_WHAT THE EXERCISE ASKS_
Retype every record that follows, character for character.
[[ INPUT FOR THIS TASK open ]]
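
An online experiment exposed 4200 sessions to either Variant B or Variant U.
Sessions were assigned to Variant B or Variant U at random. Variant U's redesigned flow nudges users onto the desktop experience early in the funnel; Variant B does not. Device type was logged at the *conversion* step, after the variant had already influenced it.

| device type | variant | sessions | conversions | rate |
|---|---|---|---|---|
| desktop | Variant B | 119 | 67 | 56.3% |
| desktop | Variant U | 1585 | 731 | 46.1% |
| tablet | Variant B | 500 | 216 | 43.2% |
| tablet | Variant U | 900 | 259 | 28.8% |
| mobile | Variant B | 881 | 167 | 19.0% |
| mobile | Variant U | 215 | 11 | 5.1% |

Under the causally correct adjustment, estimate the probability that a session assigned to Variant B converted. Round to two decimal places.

0.30

The device type-specific comparison favours Variant B throughout, but the pooled figures favour Variant U. The question is whether to condition on device type.
Device type is downstream of the variant. One should not condition on a consequence of treatment, so the overall rates are the right comparison.
So P(outcome | do(Variant B)) is just the pooled rate for Variant B: 450/1500 = 0.300.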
[[ INPUT FOR THIS TASK closed ]]
_ANSWER_
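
An online experiment exposed 4200 sessions to either Variant B or Variant U.
Sessions were assigned to Variant B or Variant U at random. Variant U's redesigned flow nudges users onto the desktop experience early in the funnel; Variant B does not. Device type was logged at the *conversion* step, after the variant had already influenced it.

| device type | variant | sessions | conversions | rate |
|---|---|---|---|---|
| desktop | Variant B | 119 | 67 | 56.3% |
| desktop | Variant U | 1585 | 731 | 46.1% |
| tablet | Variant B | 500 | 216 | 43.2% |
| tablet | Variant U | 900 | 259 | 28.8% |
| mobile | Variant B | 881 | 167 | 19.0% |
| mobile | Variant U | 215 | 11 | 5.1% |

Under the causally correct adjustment, estimate the probability that a session assigned to Variant B converted. Round to two decimal places.

0.30

The device type-specific comparison favours Variant B throughout, but the pooled figures favour Variant U. The question is whether to condition on device type.
Device type is downstream of the variant. One should not condition on a consequence of treatment, so the overall rates are the right comparison.
So P(outcome | do(Variant B)) is just the pooled rate for Variant B: 450/1500 = 0.300.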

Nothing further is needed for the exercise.